TASK TO COMPLETE: What is needed here is an exact repetition of the records below, beginning at the line that has "layer 2: dry sand, Vp = 586 m/s" and stopping after the line that has "layer 4: glacial till, Vp = 1113 m/s".

EXERCISE DATA:
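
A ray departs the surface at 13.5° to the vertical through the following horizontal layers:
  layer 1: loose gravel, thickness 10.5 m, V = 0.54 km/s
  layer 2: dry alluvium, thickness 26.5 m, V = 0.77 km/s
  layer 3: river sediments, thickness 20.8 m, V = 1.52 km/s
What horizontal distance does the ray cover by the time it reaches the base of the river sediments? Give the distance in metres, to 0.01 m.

30.01 m

p = sin θ₁/V₁ = sin 13.5°/0.54 = 4.3231e-01 s/km is conserved through the stack.
Layer 1: θ = 13.50°; offset = 10.5·tan 13.50° = 2.5208 m.
Layer 2: sin θ = p·0.77 = 0.3329 → θ = 19.44°; offset = 26.5·tan 19.44° = 9.3547 m.
Layer 3: sin θ = p·1.52 = 0.6571 → θ = 41.08°; offset = 20.8·tan 41.08° = 18.1319 m.
Total horizontal offset = 30.0074 m.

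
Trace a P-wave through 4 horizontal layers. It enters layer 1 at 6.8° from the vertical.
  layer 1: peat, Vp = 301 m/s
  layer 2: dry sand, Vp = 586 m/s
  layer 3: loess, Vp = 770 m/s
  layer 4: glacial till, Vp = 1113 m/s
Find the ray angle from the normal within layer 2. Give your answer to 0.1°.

13.3°

Snell's law across each interface conserves sin θ / V, so sin θ_2 = V_2·sin θ₁/V₁.
sin θ_2 = 586 × sin 6.8° / 301 = 0.2305.
θ_2 = 13.33° from the vertical.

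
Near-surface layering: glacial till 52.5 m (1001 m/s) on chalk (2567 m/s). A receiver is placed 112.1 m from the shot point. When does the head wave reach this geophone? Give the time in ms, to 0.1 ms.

140.3 ms

θ_c = arcsin(V₁/V₂) = arcsin(1001/2567) = 22.95°, cos θ_c = 0.9208.
Intercept time tᵢ = 2h cos θ_c / V₁ = 2·52.5·0.9208/1001 = 0.09659 s.
t = x/V₂ + tᵢ = 112.1/2567 + 0.09659 = 0.14026 s.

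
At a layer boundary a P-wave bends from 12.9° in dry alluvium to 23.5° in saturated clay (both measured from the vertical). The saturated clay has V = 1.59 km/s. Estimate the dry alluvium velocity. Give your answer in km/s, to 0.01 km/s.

Snell's law: sin 12.9°/V₁ = sin 23.5°/V₂.
V₁ = V₂·sin 12.9°/sin 23.5° = 1.59 × 0.5599 = 0.89 km/s.

0.89 km/s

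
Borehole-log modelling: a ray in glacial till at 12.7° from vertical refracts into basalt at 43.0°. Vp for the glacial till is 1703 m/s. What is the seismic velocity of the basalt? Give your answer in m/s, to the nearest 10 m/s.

sin 12.7° = 0.2198; sin 43.0° = 0.6820.
V₂ = V₁·(sin θ₂/sin θ₁) = 1703·(0.6820/0.2198) = 5282.98 m/s.

5280 m/s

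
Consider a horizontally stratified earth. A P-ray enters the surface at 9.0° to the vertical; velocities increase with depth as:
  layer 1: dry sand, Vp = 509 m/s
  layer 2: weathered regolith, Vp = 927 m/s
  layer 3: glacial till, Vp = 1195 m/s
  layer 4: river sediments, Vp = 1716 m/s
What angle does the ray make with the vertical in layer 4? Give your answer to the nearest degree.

32°

Ray parameter p = sin 9.0° / 509 = 3.0734e-04 s/m.
sin θ_4 = p·V_4 = 3.0734e-04 × 1716 = 0.5274.
θ_4 = arcsin 0.5274 = 31.83°.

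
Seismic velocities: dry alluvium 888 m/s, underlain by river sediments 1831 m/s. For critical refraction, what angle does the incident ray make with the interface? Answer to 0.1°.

At critical incidence the refracted ray runs along the interface (θ₂ = 90°), so sin θ_c = V₁/V₂.
θ_c = arcsin(888/1831) = arcsin 0.4850 = 29.01°.
Measured from the interface: 90° − 29.01° = 60.99°.

61.0°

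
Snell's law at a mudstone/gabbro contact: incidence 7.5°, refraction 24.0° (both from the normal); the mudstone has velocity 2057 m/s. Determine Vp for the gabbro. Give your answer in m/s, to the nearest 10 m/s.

sin 7.5° = 0.1305; sin 24.0° = 0.4067.
V₂ = V₁·(sin θ₂/sin θ₁) = 2057·(0.4067/0.1305) = 6409.88 m/s.

6410 m/s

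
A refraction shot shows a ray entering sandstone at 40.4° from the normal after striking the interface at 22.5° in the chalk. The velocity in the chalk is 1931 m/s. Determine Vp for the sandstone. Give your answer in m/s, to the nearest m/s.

3270 m/s

sin 22.5° = 0.3827; sin 40.4° = 0.6481.
V₂ = V₁·(sin θ₂/sin θ₁) = 1931·(0.6481/0.3827) = 3270.38 m/s.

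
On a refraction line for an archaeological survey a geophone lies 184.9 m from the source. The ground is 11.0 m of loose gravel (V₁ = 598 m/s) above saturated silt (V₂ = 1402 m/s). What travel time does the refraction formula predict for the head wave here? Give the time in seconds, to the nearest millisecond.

θ_c = arcsin(V₁/V₂) = arcsin(598/1402) = 25.25°, cos θ_c = 0.9045.
Intercept time tᵢ = 2h cos θ_c / V₁ = 2·11.0·0.9045/598 = 0.03327 s.
t = x/V₂ + tᵢ = 184.9/1402 + 0.03327 = 0.16516 s.

0.165 s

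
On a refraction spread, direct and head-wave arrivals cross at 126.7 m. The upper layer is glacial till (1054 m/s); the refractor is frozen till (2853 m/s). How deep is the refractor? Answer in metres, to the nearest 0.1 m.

43.0 m

x_cross = 2h·√((V₂+V₁)/(V₂−V₁)) → h = x_cross / (2·√((V₂+V₁)/(V₂−V₁))).
√((V₂+V₁)/(V₂−V₁)) = √((2853+1054)/(2853−1054)) = 1.4737.
h = 126.7 / (2·1.4737) = 42.99 m.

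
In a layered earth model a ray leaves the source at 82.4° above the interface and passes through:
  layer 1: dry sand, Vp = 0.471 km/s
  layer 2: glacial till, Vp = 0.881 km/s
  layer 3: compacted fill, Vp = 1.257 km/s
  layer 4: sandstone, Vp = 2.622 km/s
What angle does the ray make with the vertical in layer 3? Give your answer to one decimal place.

20.7°

From the normal: θ₁ = 90° − 82.4° = 7.6°.
Snell's law across each interface conserves sin θ / V, so sin θ_3 = V_3·sin θ₁/V₁.
sin θ_3 = 1.257 × sin 7.6° / 0.471 = 0.3530.
θ_3 = arcsin 0.3530 = 20.67°.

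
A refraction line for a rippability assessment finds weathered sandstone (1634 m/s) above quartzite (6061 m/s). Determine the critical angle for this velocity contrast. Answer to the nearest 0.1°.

At critical incidence the refracted ray runs along the interface (θ₂ = 90°), so sin θ_c = V₁/V₂.
θ_c = arcsin(1634/6061) = arcsin 0.2696 = 15.64°.

15.6°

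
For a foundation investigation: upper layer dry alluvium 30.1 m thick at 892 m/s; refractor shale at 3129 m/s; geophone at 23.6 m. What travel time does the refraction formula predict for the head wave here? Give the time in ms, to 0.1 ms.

t = x/V₂ + 2h·√(V₂²−V₁²)/(V₁V₂).
√(V₂²−V₁²) = √(3129²−892²) = 2999.2 m/s; delay term = 2·30.1·2999.2/(892·3129) = 0.06469 s.
t = 23.6/3129 + 0.06469 = 0.07223 s.

72.2 ms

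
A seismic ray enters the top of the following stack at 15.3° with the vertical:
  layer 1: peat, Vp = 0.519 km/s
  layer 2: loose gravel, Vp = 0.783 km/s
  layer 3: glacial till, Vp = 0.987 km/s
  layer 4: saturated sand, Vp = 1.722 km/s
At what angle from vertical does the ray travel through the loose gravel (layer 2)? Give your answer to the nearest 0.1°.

Snell's law across each interface conserves sin θ / V, so sin θ_2 = V_2·sin θ₁/V₁.
sin θ_2 = 0.783 × sin 15.3° / 0.519 = 0.3981.
θ_2 = 23.46° from the vertical.

23.5°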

THE ANSWER:
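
  layer 2: dry sand, Vp = 586 m/s
  layer 3: loess, Vp = 770 m/s
  layer 4: glacial till, Vp = 1113 m/s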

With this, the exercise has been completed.